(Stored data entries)

>>

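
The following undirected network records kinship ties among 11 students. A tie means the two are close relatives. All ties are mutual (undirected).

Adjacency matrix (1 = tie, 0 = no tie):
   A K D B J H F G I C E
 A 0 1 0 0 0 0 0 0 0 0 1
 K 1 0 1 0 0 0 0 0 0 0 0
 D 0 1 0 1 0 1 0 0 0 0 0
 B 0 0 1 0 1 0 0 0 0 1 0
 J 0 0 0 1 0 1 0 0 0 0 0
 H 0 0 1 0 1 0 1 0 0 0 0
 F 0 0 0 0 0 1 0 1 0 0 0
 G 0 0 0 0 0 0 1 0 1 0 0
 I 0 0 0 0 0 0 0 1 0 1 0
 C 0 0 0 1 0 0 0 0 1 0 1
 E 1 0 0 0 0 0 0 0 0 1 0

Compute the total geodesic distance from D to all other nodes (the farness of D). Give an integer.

Distances from D: A:2, B:1, C:2, E:3, F:2, G:3, H:1, I:3, J:2, K:1.
Sum = 2 + 1 + 2 + 3 + 2 + 3 + 1 + 3 + 2 + 1 = 20.

20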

<<

Within the data above, the span starting at the line containing "D 0 1 0 1 0 1 0 0 0 0 0" and ending at the line containing "E 1 0 0 0 0 0 0 0 0 1 0" is to be retyped exactly, with no other lines.

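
 D 0 1 0 1 0 1 0 0 0 0 0
 B 0 0 1 0 1 0 0 0 0 1 0
 J 0 0 0 1 0 1 0 0 0 0 0
 H 0 0 1 0 1 0 1 0 0 0 0
 F 0 0 0 0 0 1 0 1 0 0 0
 G 0 0 0 0 0 0 1 0 1 0 0
 I 0 0 0 0 0 0 0 1 0 1 0
 C 0 0 0 1 0 0 0 0 1 0 1
 E 1 0 0 0 0 0 0 0 0 1 0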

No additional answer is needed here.